Problem to solve: Repeat nothing but the lines below running from the one containing "A stream carries 0.670" to the one containing "A major river". Keep both end lines.

Stored data entries:

# # # # #

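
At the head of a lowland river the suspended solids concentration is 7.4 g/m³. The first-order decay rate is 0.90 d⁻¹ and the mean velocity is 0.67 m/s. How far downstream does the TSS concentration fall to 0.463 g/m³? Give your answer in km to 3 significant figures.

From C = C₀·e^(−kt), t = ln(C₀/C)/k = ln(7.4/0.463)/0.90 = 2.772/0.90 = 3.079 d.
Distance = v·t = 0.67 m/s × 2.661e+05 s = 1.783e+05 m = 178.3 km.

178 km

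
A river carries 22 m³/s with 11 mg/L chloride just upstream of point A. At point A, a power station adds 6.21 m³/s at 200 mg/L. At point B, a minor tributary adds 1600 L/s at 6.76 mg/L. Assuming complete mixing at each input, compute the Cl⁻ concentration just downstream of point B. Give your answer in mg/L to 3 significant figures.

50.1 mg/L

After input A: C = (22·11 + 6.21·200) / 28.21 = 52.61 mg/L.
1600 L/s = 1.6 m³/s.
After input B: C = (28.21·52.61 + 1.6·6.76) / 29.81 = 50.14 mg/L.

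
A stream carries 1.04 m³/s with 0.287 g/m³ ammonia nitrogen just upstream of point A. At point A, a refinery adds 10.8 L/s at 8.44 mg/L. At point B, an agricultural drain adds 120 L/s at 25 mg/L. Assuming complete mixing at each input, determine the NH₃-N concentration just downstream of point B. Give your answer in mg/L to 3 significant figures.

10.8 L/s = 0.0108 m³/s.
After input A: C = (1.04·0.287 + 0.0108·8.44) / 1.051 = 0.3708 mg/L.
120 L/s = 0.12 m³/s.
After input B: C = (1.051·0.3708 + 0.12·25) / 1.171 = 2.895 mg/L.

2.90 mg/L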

# # # # #

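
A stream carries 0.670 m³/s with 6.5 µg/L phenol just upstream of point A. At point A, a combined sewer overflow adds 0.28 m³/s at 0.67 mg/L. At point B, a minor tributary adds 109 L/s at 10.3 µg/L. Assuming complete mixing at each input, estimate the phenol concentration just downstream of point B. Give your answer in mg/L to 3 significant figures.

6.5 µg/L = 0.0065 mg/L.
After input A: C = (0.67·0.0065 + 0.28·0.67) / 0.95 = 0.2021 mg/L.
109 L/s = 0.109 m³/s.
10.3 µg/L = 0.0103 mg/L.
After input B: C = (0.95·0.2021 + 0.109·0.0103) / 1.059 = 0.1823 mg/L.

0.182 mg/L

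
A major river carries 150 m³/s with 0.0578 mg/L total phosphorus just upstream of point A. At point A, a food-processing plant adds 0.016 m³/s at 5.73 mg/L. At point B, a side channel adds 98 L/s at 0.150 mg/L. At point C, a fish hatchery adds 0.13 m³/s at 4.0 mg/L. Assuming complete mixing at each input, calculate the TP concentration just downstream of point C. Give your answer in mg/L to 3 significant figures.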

# # # # #

Answer:
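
A stream carries 0.670 m³/s with 6.5 µg/L phenol just upstream of point A. At point A, a combined sewer overflow adds 0.28 m³/s at 0.67 mg/L. At point B, a minor tributary adds 109 L/s at 10.3 µg/L. Assuming complete mixing at each input, estimate the phenol concentration just downstream of point B. Give your answer in mg/L to 3 significant figures.

6.5 µg/L = 0.0065 mg/L.
After input A: C = (0.67·0.0065 + 0.28·0.67) / 0.95 = 0.2021 mg/L.
109 L/s = 0.109 m³/s.
10.3 µg/L = 0.0103 mg/L.
After input B: C = (0.95·0.2021 + 0.109·0.0103) / 1.059 = 0.1823 mg/L.

0.182 mg/L

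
A major river carries 150 m³/s with 0.0578 mg/L total phosphorus just upstream of point A. At point A, a food-processing plant adds 0.016 m³/s at 5.73 mg/L. At point B, a side channel adds 98 L/s at 0.150 mg/L. At point C, a fish hatchery adds 0.13 m³/s at 4.0 mg/L. Assuming complete mixing at each input, calculate the TP concentration just downstream of point C. Give your answer in mg/L to 3 significant figures.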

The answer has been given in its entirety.